### PROBLEM
Look below for the line that contains "A study of field", then copy it and each following line exactly, through and including the line that contains "age (x)=8: l_x=0.104, mean offspring=2.6".

Collected data entries
/---

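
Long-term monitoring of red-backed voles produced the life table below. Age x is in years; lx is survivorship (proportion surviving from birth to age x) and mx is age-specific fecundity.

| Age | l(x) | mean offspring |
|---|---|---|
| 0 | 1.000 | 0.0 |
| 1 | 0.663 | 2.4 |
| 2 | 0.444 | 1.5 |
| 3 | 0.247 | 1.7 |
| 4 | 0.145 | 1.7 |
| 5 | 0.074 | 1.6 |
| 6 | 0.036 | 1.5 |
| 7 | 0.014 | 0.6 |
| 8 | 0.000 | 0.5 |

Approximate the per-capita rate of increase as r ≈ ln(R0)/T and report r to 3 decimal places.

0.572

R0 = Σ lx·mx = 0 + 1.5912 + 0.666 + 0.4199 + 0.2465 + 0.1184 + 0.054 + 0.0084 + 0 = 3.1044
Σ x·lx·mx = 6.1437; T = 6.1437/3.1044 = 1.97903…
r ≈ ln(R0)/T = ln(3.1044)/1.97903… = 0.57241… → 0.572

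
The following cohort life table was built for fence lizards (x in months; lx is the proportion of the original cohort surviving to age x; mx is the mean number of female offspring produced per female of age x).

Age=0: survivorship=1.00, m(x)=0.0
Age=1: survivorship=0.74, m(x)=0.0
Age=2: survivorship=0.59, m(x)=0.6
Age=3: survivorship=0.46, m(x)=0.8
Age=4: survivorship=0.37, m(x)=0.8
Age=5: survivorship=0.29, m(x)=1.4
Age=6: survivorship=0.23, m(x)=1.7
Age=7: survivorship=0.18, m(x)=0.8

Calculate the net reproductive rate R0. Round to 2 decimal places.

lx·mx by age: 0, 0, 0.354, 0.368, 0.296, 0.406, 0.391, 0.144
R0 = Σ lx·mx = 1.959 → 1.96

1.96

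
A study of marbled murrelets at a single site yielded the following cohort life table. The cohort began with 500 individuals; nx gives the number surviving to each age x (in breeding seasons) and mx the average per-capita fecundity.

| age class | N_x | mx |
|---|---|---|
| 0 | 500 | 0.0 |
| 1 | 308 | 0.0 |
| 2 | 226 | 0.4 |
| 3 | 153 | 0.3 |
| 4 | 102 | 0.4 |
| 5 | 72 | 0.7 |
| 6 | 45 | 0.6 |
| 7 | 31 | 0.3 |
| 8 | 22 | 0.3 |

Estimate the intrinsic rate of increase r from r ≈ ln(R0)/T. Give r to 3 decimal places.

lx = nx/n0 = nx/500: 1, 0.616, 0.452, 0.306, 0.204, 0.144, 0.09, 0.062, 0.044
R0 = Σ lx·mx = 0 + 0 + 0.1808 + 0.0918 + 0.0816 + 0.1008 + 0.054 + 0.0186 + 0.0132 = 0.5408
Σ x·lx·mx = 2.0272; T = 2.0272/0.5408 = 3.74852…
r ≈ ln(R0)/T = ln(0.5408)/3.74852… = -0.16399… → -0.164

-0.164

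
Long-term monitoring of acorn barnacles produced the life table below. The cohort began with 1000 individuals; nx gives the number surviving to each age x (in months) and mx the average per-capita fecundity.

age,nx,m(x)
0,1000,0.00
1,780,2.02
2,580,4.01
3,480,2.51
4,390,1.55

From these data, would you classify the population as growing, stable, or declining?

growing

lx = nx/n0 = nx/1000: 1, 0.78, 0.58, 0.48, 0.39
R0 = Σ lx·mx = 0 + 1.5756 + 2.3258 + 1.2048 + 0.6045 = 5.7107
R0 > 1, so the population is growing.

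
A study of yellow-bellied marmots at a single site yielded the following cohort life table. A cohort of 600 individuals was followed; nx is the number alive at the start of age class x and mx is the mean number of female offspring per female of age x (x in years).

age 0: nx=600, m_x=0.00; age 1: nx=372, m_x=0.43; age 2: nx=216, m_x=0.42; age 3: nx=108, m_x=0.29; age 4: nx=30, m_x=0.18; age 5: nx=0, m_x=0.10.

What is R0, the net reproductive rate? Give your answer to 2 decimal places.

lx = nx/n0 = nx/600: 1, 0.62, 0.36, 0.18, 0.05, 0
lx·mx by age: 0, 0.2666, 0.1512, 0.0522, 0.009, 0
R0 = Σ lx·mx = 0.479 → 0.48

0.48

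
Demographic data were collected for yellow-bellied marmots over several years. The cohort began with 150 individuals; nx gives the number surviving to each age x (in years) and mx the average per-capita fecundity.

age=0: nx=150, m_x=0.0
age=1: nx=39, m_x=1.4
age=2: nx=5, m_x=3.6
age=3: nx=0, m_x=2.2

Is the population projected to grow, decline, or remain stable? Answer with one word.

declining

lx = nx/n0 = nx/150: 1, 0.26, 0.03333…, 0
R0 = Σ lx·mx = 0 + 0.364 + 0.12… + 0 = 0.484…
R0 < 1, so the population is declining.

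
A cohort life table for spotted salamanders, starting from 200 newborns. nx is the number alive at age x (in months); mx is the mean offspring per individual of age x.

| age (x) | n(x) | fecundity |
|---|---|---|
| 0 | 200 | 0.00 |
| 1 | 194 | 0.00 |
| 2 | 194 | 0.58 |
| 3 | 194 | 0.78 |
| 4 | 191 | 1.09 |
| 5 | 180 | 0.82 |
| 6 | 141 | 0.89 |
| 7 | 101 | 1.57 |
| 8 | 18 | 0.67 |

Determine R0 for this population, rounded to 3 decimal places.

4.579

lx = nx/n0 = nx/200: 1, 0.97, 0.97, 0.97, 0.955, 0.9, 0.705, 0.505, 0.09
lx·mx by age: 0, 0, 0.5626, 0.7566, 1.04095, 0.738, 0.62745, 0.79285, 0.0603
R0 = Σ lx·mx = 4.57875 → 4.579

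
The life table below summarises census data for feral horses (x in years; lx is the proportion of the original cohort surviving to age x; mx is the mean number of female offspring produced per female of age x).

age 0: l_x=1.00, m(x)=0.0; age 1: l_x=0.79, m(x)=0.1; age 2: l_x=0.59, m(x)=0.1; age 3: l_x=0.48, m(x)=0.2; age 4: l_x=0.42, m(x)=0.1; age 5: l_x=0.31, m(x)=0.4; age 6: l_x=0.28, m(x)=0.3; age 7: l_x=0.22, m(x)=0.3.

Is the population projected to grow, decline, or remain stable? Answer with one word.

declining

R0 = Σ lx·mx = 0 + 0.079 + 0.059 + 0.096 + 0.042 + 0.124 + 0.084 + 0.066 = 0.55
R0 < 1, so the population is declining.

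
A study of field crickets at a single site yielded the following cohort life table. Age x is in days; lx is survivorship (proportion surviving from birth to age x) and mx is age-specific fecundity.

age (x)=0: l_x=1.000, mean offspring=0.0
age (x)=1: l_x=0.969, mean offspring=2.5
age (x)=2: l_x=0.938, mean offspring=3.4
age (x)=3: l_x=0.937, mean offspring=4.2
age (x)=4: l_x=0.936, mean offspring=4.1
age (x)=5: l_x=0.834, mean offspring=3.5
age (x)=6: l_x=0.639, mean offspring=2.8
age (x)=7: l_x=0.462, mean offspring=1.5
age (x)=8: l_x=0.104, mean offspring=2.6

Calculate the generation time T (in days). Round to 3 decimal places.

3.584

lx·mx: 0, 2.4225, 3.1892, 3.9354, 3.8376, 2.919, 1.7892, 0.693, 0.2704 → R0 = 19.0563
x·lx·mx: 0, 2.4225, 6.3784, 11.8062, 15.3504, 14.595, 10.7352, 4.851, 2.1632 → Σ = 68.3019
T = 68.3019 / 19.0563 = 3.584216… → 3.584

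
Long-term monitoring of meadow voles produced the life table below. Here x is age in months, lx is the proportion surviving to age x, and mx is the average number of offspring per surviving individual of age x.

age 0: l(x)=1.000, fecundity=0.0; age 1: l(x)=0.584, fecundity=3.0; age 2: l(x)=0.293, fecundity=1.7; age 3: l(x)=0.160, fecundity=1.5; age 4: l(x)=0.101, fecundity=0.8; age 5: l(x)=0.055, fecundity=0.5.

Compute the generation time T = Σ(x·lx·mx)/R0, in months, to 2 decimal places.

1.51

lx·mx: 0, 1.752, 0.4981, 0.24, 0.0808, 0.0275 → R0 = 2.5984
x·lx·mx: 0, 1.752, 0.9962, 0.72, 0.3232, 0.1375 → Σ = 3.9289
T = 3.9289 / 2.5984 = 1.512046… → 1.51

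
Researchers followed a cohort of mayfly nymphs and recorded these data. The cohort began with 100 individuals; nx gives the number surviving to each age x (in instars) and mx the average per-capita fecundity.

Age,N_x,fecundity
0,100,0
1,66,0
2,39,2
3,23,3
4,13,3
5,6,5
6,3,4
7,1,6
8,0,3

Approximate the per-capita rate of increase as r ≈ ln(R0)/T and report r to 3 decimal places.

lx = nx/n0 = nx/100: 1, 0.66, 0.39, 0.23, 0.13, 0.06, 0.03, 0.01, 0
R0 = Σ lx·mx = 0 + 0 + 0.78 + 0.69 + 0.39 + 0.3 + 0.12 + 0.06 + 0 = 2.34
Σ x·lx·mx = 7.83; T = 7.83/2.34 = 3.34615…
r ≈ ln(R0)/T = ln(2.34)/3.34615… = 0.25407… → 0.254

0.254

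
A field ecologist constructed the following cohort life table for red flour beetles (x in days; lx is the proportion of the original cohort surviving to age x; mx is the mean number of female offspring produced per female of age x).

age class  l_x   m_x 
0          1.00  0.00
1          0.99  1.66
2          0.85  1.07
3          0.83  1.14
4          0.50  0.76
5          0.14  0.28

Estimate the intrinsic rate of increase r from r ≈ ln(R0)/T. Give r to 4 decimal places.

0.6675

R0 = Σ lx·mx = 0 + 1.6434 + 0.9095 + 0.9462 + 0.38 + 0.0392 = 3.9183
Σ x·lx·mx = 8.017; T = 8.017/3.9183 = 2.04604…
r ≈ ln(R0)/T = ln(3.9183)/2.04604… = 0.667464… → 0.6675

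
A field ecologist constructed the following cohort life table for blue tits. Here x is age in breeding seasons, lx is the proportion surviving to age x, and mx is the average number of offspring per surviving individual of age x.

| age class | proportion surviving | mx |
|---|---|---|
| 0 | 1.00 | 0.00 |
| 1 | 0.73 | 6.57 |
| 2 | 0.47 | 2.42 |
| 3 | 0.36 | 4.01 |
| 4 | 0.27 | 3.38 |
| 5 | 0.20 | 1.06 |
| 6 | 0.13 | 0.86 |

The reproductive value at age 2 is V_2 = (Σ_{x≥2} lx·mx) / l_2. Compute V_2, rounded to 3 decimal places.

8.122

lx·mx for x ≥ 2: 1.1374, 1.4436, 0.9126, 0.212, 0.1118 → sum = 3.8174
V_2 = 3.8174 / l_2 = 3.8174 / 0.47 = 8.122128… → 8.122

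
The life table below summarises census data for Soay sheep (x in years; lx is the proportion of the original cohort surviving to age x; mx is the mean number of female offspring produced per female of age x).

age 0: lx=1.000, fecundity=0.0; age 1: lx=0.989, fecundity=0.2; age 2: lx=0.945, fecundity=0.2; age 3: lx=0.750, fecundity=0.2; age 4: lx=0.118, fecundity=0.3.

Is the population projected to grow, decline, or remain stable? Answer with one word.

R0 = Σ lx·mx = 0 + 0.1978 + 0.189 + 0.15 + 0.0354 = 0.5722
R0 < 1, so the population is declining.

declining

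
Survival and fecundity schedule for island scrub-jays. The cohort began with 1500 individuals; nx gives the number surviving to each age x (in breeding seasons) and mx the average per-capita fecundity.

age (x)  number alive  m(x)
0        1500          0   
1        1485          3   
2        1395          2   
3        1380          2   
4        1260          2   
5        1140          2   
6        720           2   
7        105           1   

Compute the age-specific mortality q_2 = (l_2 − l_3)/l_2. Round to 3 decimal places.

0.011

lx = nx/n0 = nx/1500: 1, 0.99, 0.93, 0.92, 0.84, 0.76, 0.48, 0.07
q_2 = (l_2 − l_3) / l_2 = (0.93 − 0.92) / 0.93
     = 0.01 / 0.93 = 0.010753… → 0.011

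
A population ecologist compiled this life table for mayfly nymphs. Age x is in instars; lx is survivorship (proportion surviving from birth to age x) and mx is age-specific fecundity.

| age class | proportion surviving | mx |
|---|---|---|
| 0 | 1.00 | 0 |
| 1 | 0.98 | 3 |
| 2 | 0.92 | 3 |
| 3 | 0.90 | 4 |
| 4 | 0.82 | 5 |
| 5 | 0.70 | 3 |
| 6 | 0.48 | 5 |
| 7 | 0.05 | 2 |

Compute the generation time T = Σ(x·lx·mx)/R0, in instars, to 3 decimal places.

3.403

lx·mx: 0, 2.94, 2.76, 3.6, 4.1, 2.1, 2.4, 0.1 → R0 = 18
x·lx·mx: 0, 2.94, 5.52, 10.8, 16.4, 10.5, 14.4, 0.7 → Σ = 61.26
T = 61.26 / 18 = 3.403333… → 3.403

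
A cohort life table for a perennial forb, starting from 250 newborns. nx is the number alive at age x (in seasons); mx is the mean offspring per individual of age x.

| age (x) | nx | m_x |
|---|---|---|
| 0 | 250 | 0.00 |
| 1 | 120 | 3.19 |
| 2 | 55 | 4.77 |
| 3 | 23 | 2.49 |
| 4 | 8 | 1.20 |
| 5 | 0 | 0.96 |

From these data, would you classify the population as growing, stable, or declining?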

\---

### ANSWER TO THIS PROBLEM
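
A study of field crickets at a single site yielded the following cohort life table. Age x is in days; lx is survivorship (proportion surviving from birth to age x) and mx is age-specific fecundity.

age (x)=0: l_x=1.000, mean offspring=0.0
age (x)=1: l_x=0.969, mean offspring=2.5
age (x)=2: l_x=0.938, mean offspring=3.4
age (x)=3: l_x=0.937, mean offspring=4.2
age (x)=4: l_x=0.936, mean offspring=4.1
age (x)=5: l_x=0.834, mean offspring=3.5
age (x)=6: l_x=0.639, mean offspring=2.8
age (x)=7: l_x=0.462, mean offspring=1.5
age (x)=8: l_x=0.104, mean offspring=2.6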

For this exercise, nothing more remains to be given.